** Supplied data follows **

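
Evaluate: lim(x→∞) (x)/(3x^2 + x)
This is an ∞/∞ indeterminate form.

Apply L'Hôpital's rule: differentiate numerator and denominator separately.
  f(x) = x   ⇒   f'(x) = 1
  g(x) = 3·x^2 + x   ⇒   g'(x) = 6·x + 1
  lim(x→∞) f'(x)/g'(x) = lim(x→∞) (1)/(6·x + 1)
  = 0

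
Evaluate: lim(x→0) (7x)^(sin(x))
This is an exponential indeterminate form.

For exponential indeterminate forms, take the natural log:
  Let L = lim(x→0) (7x)^(sin(x))
  Then ln(L) = lim(x→0) [exponent × ln(base)]
  Evaluate using L'Hôpital or standard limits, then exponentiate.
  L = 1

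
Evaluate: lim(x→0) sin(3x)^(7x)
This is an exponential indeterminate form.

For exponential indeterminate forms, take the natural log:
  Let L = lim(x→0) sin(3x)^(7x)
  Then ln(L) = lim(x→0) [exponent × ln(base)]
  Evaluate using L'Hôpital or standard limits, then exponentiate.
  L = 1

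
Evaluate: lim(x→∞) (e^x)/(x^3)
This is an ∞/∞ indeterminate form.

Apply L'Hôpital's rule: differentiate numerator and denominator separately.
  f(x) = e^(x)   ⇒   f'(x) = e^(x)
  g(x) = x^3   ⇒   g'(x) = 3·x^2
  lim(x→∞) f'(x)/g'(x) = lim(x→∞) (e^(x))/(3·x^2)
  = ∞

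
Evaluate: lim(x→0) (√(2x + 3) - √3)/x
This is a standard limit.

Factor or rationalize the expression:
  lim(x→0) (√(2x + 3) - √3)/x = sqrt(3)/3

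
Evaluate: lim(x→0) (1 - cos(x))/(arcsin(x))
This is a 0/0 indeterminate form.

Apply L'Hôpital's rule: differentiate numerator and denominator separately.
  f(x) = 1 - cos(x)   ⇒   f'(x) = sin(x)
  g(x) = asin(x)   ⇒   g'(x) = 1/sqrt(1 - x^2)
  lim(x→0) f'(x)/g'(x) = lim(x→0) (sin(x))/(1/sqrt(1 - x^2))
  = 0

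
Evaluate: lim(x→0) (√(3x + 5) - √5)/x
This is a standard limit.

Factor or rationalize the expression:
  lim(x→0) (√(3x + 5) - √5)/x = 3·sqrt(5)/10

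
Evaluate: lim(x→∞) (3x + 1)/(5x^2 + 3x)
This is an ∞/∞ indeterminate form.

Apply L'Hôpital's rule: differentiate numerator and denominator separately.
  f(x) = 3·x + 1   ⇒   f'(x) = 3
  g(x) = 5·x^2 + 3·x   ⇒   g'(x) = 10·x + 3
  lim(x→∞) f'(x)/g'(x) = lim(x→∞) (3)/(10·x + 3)
  = 0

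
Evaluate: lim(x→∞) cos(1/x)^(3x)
This is an exponential indeterminate form.

For exponential indeterminate forms, take the natural log:
  Let L = lim(x→∞) cos(1/x)^(3x)
  Then ln(L) = lim(x→∞) [exponent × ln(base)]
  Evaluate using L'Hôpital or standard limits, then exponentiate.
  L = 1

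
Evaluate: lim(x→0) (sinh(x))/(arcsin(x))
This is a 0/0 indeterminate form.

Apply L'Hôpital's rule: differentiate numerator and denominator separately.
  f(x) = sinh(x)   ⇒   f'(x) = cosh(x)
  g(x) = asin(x)   ⇒   g'(x) = 1/sqrt(1 - x^2)
  lim(x→0) f'(x)/g'(x) = lim(x→0) (cosh(x))/(1/sqrt(1 - x^2))
  = 1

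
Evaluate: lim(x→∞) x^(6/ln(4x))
This is an exponential indeterminate form.

For exponential indeterminate forms, take the natural log:
  Let L = lim(x→∞) x^(6/ln(4x))
  Then ln(L) = lim(x→∞) [exponent × ln(base)]
  Evaluate using L'Hôpital or standard limits, then exponentiate.
  L = e^(6)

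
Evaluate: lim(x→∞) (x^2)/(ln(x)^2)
This is an ∞/∞ indeterminate form.

Apply L'Hôpital's rule: differentiate numerator and denominator separately.
  f(x) = x^2   ⇒   f'(x) = 2·x
  g(x) = ln(x)^2   ⇒   g'(x) = 2·ln(x)/x
  lim(x→∞) f'(x)/g'(x) = lim(x→∞) (2·x)/(2·ln(x)/x)
  = ∞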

** End of Supplied data **

_How to complete this task_
Output all of the data in full, exactly as given.

_Answer area_
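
Evaluate: lim(x→∞) (x)/(3x^2 + x)
This is an ∞/∞ indeterminate form.

Apply L'Hôpital's rule: differentiate numerator and denominator separately.
  f(x) = x   ⇒   f'(x) = 1
  g(x) = 3·x^2 + x   ⇒   g'(x) = 6·x + 1
  lim(x→∞) f'(x)/g'(x) = lim(x→∞) (1)/(6·x + 1)
  = 0

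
Evaluate: lim(x→0) (7x)^(sin(x))
This is an exponential indeterminate form.

For exponential indeterminate forms, take the natural log:
  Let L = lim(x→0) (7x)^(sin(x))
  Then ln(L) = lim(x→0) [exponent × ln(base)]
  Evaluate using L'Hôpital or standard limits, then exponentiate.
  L = 1

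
Evaluate: lim(x→0) sin(3x)^(7x)
This is an exponential indeterminate form.

For exponential indeterminate forms, take the natural log:
  Let L = lim(x→0) sin(3x)^(7x)
  Then ln(L) = lim(x→0) [exponent × ln(base)]
  Evaluate using L'Hôpital or standard limits, then exponentiate.
  L = 1

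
Evaluate: lim(x→∞) (e^x)/(x^3)
This is an ∞/∞ indeterminate form.

Apply L'Hôpital's rule: differentiate numerator and denominator separately.
  f(x) = e^(x)   ⇒   f'(x) = e^(x)
  g(x) = x^3   ⇒   g'(x) = 3·x^2
  lim(x→∞) f'(x)/g'(x) = lim(x→∞) (e^(x))/(3·x^2)
  = ∞

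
Evaluate: lim(x→0) (√(2x + 3) - √3)/x
This is a standard limit.

Factor or rationalize the expression:
  lim(x→0) (√(2x + 3) - √3)/x = sqrt(3)/3

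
Evaluate: lim(x→0) (1 - cos(x))/(arcsin(x))
This is a 0/0 indeterminate form.

Apply L'Hôpital's rule: differentiate numerator and denominator separately.
  f(x) = 1 - cos(x)   ⇒   f'(x) = sin(x)
  g(x) = asin(x)   ⇒   g'(x) = 1/sqrt(1 - x^2)
  lim(x→0) f'(x)/g'(x) = lim(x→0) (sin(x))/(1/sqrt(1 - x^2))
  = 0

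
Evaluate: lim(x→0) (√(3x + 5) - √5)/x
This is a standard limit.

Factor or rationalize the expression:
  lim(x→0) (√(3x + 5) - √5)/x = 3·sqrt(5)/10

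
Evaluate: lim(x→∞) (3x + 1)/(5x^2 + 3x)
This is an ∞/∞ indeterminate form.

Apply L'Hôpital's rule: differentiate numerator and denominator separately.
  f(x) = 3·x + 1   ⇒   f'(x) = 3
  g(x) = 5·x^2 + 3·x   ⇒   g'(x) = 10·x + 3
  lim(x→∞) f'(x)/g'(x) = lim(x→∞) (3)/(10·x + 3)
  = 0

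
Evaluate: lim(x→∞) cos(1/x)^(3x)
This is an exponential indeterminate form.

For exponential indeterminate forms, take the natural log:
  Let L = lim(x→∞) cos(1/x)^(3x)
  Then ln(L) = lim(x→∞) [exponent × ln(base)]
  Evaluate using L'Hôpital or standard limits, then exponentiate.
  L = 1

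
Evaluate: lim(x→0) (sinh(x))/(arcsin(x))
This is a 0/0 indeterminate form.

Apply L'Hôpital's rule: differentiate numerator and denominator separately.
  f(x) = sinh(x)   ⇒   f'(x) = cosh(x)
  g(x) = asin(x)   ⇒   g'(x) = 1/sqrt(1 - x^2)
  lim(x→0) f'(x)/g'(x) = lim(x→0) (cosh(x))/(1/sqrt(1 - x^2))
  = 1

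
Evaluate: lim(x→∞) x^(6/ln(4x))
This is an exponential indeterminate form.

For exponential indeterminate forms, take the natural log:
  Let L = lim(x→∞) x^(6/ln(4x))
  Then ln(L) = lim(x→∞) [exponent × ln(base)]
  Evaluate using L'Hôpital or standard limits, then exponentiate.
  L = e^(6)

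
Evaluate: lim(x→∞) (x^2)/(ln(x)^2)
This is an ∞/∞ indeterminate form.

Apply L'Hôpital's rule: differentiate numerator and denominator separately.
  f(x) = x^2   ⇒   f'(x) = 2·x
  g(x) = ln(x)^2   ⇒   g'(x) = 2·ln(x)/x
  lim(x→∞) f'(x)/g'(x) = lim(x→∞) (2·x)/(2·ln(x)/x)
  = ∞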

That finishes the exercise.